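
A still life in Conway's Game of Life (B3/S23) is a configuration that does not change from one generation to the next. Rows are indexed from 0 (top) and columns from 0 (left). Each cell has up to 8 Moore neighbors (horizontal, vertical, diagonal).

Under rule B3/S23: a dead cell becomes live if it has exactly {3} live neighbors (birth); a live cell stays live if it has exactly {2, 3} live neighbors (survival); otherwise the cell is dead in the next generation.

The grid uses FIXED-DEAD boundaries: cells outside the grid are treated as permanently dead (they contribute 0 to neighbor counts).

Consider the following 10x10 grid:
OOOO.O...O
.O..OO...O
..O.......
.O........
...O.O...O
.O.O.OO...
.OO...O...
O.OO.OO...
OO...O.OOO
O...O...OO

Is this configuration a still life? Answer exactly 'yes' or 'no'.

Compute generation 1 and compare to generation 0 (given above):
Generation 1:
OOOO.O....
O...OO....
.OO.......
..O.......
.....OO...
.O.O.OO...
O......O..
O..OOO..O.
O.OO.O.O.O
OO.....O.O
Cell (0,9) differs: gen0=1 vs gen1=0 -> NOT a still life.

Answer: no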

# # # # #

# Aim of the task:
With nothing added or left out, print the data again.

# Result for this exercise:
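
A still life in Conway's Game of Life (B3/S23) is a configuration that does not change from one generation to the next. Rows are indexed from 0 (top) and columns from 0 (left). Each cell has up to 8 Moore neighbors (horizontal, vertical, diagonal).

Under rule B3/S23: a dead cell becomes live if it has exactly {3} live neighbors (birth); a live cell stays live if it has exactly {2, 3} live neighbors (survival); otherwise the cell is dead in the next generation.

The grid uses FIXED-DEAD boundaries: cells outside the grid are treated as permanently dead (they contribute 0 to neighbor counts).

Consider the following 10x10 grid:
OOOO.O...O
.O..OO...O
..O.......
.O........
...O.O...O
.O.O.OO...
.OO...O...
O.OO.OO...
OO...O.OOO
O...O...OO

Is this configuration a still life? Answer exactly 'yes' or 'no'.

Compute generation 1 and compare to generation 0 (given above):
Generation 1:
OOOO.O....
O...OO....
.OO.......
..O.......
.....OO...
.O.O.OO...
O......O..
O..OOO..O.
O.OO.O.O.O
OO.....O.O
Cell (0,9) differs: gen0=1 vs gen1=0 -> NOT a still life.

Answer: no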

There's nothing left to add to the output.